(Supplied data begins)
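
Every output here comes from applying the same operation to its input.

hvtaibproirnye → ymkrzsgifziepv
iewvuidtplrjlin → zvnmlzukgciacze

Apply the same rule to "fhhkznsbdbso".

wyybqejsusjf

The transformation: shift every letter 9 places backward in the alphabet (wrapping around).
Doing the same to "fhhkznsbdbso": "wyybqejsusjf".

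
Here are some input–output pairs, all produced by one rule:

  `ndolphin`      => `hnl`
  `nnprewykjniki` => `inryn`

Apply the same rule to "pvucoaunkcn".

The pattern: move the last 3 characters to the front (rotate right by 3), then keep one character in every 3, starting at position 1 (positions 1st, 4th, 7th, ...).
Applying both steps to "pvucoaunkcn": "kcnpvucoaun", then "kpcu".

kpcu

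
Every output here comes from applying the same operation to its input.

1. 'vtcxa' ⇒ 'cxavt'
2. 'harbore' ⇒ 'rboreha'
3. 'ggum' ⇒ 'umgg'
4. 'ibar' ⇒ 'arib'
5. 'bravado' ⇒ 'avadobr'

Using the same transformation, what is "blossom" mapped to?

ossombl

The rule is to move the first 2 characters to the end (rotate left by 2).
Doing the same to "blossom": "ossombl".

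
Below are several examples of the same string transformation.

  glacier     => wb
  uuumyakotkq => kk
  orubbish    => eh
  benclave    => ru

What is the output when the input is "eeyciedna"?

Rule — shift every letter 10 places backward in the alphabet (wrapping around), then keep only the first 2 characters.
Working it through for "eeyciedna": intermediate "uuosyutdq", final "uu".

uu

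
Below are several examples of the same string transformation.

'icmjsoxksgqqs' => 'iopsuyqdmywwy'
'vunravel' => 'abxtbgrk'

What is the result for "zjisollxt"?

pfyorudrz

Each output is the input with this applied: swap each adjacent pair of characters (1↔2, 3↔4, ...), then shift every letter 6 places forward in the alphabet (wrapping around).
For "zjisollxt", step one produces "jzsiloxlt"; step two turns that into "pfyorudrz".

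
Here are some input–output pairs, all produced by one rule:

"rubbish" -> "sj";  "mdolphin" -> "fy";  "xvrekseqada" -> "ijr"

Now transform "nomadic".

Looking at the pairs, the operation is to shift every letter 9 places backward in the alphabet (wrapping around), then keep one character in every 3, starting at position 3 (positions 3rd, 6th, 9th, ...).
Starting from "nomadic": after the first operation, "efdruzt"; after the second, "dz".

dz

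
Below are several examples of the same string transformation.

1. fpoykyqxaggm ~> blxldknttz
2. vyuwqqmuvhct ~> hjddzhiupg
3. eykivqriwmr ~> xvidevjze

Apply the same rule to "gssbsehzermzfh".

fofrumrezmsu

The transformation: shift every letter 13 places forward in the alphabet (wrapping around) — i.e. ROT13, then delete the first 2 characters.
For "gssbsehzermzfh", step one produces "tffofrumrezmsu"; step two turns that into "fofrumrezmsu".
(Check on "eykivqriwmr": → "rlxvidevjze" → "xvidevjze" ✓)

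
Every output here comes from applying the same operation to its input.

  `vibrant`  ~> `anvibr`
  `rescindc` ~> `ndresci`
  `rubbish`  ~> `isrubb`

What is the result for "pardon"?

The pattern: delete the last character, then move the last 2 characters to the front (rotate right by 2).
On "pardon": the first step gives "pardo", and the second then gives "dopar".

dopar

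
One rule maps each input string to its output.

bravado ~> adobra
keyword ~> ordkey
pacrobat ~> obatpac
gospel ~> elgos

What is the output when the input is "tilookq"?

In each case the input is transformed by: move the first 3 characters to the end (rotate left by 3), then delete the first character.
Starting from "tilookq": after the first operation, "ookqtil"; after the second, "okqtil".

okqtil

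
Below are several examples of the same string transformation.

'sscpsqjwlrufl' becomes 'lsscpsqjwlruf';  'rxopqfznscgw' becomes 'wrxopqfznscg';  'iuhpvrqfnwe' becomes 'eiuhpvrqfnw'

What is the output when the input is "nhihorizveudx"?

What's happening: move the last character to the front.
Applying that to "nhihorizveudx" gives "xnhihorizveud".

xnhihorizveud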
(Supplied data ends)
(Supplied data begins)
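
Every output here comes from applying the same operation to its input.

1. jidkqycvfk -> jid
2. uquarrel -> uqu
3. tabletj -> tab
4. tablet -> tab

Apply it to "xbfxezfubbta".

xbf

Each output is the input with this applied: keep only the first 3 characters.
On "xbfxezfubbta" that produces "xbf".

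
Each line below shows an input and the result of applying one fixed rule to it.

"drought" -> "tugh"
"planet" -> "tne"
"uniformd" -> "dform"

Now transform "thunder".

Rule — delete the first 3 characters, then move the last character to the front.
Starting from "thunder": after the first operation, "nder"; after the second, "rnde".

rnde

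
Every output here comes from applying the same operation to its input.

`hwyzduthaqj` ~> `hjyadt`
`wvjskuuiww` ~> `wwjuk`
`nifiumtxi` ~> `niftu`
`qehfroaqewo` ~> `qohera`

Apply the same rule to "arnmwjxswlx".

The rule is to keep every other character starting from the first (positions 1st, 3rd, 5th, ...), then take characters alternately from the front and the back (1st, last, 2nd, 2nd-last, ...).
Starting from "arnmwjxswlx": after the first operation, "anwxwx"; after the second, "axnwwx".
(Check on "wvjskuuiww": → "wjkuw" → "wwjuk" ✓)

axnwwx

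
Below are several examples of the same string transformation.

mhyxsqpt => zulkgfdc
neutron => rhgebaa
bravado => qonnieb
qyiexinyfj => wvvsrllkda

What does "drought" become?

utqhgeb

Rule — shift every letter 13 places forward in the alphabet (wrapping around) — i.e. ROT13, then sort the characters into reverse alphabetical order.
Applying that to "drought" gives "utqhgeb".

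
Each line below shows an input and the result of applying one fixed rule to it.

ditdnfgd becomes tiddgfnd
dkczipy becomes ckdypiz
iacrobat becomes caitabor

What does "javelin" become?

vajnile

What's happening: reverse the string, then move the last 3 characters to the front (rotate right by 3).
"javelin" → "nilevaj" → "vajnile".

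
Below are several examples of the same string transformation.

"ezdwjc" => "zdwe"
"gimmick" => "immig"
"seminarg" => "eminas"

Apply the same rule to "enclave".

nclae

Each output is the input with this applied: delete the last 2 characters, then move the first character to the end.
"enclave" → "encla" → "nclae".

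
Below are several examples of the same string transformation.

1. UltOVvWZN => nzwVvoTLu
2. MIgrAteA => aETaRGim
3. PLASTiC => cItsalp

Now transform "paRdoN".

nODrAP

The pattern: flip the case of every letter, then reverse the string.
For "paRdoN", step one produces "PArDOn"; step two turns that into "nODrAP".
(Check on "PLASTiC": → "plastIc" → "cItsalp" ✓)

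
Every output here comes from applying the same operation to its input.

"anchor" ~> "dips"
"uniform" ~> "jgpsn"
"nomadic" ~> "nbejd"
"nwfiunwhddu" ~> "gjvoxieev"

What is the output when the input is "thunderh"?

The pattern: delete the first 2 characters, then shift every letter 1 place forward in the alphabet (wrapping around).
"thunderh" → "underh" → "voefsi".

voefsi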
(Supplied data ends)
■ **Work request**
Search the listing above for "bravado" and copy every line that has it.

■ **The completed task**
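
5. 'bravado' ⇒ 'avadobr'
bravado ~> adobra
bravado => qonnieb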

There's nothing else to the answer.